REQUIRED WORK:
Transcribe the following entries word for word. End with the line where "R3: IF flow_rate" appears.

-----

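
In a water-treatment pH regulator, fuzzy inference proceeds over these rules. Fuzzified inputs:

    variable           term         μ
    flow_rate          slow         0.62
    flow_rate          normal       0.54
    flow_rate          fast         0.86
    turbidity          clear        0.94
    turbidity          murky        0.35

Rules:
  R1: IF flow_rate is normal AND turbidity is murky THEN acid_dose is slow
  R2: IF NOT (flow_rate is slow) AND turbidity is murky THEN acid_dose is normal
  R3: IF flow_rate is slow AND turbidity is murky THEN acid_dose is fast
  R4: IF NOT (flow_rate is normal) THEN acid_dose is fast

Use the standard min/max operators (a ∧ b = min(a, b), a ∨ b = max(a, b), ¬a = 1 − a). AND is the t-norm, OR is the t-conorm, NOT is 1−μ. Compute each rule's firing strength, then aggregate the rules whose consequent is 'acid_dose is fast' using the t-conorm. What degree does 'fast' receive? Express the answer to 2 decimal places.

0.46

R1: normal=0.54, murky=0.35; AND[min(a, b)] → w = 0.35
R2: ¬slow=1−0.62=0.38, murky=0.35; AND[min(a, b)] → w = 0.35
R3: slow=0.62, murky=0.35; AND[min(a, b)] → w = 0.35
R4: ¬normal=1−0.54=0.46 → w = 0.46
Rules with consequent 'fast': {R3, R4} → strengths 0.35, 0.46
Aggregate via t-conorm [max(a, b)]: 0.46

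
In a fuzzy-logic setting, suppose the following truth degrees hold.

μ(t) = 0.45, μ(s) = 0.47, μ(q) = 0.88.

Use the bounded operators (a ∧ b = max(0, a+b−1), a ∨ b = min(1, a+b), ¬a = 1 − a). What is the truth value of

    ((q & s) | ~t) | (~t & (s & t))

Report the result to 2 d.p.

q & s = max(0, a+b−1) on (0.88, 0.47) = 0.35
~t = 1 − 0.45 = 0.55
(q & s) | ~t = min(1, a+b) on (0.35, 0.55) = 0.90
~t = 1 − 0.45 = 0.55
s & t = max(0, a+b−1) on (0.47, 0.45) = 0.00
~t & (s & t) = max(0, a+b−1) on (0.55, 0.00) = 0.00
((q & s) | ~t) | (~t & (s & t)) = min(1, a+b) on (0.90, 0.00) = 0.90

0.90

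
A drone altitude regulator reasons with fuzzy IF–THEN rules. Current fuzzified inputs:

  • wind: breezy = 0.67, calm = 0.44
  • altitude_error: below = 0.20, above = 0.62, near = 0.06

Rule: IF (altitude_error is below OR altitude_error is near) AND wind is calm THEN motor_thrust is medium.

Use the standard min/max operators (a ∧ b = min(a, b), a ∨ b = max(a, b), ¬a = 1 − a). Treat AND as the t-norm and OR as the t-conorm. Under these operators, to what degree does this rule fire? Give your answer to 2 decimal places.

0.20

firing strength: (below=0.20 OR near=0.06) = 0.20; AND[min(a, b)] with calm=0.44 → w = 0.20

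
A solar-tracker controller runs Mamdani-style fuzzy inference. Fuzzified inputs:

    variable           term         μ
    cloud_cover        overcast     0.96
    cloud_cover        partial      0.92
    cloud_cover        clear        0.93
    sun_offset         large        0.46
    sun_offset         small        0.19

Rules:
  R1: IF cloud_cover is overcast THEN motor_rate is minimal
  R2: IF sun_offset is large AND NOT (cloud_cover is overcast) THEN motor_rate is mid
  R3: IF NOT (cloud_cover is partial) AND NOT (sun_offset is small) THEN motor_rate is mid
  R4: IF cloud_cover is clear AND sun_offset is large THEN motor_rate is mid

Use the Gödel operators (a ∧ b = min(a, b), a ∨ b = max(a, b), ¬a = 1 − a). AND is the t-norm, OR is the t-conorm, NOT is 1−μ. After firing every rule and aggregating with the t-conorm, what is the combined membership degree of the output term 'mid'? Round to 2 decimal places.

R1: overcast=0.96 → w = 0.96
R2: large=0.46, ¬overcast=1−0.96=0.04; AND[min(a, b)] → w = 0.04
R3: ¬partial=1−0.92=0.08, ¬small=1−0.19=0.81; AND[min(a, b)] → w = 0.08
R4: clear=0.93, large=0.46; AND[min(a, b)] → w = 0.46
Rules with consequent 'mid': {R2, R3, R4} → strengths 0.04, 0.08, 0.46
Aggregate via t-conorm [max(a, b)]: 0.46

0.46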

-----

TASK SOLUTION:
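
In a water-treatment pH regulator, fuzzy inference proceeds over these rules. Fuzzified inputs:

    variable           term         μ
    flow_rate          slow         0.62
    flow_rate          normal       0.54
    flow_rate          fast         0.86
    turbidity          clear        0.94
    turbidity          murky        0.35

Rules:
  R1: IF flow_rate is normal AND turbidity is murky THEN acid_dose is slow
  R2: IF NOT (flow_rate is slow) AND turbidity is murky THEN acid_dose is normal
  R3: IF flow_rate is slow AND turbidity is murky THEN acid_dose is fast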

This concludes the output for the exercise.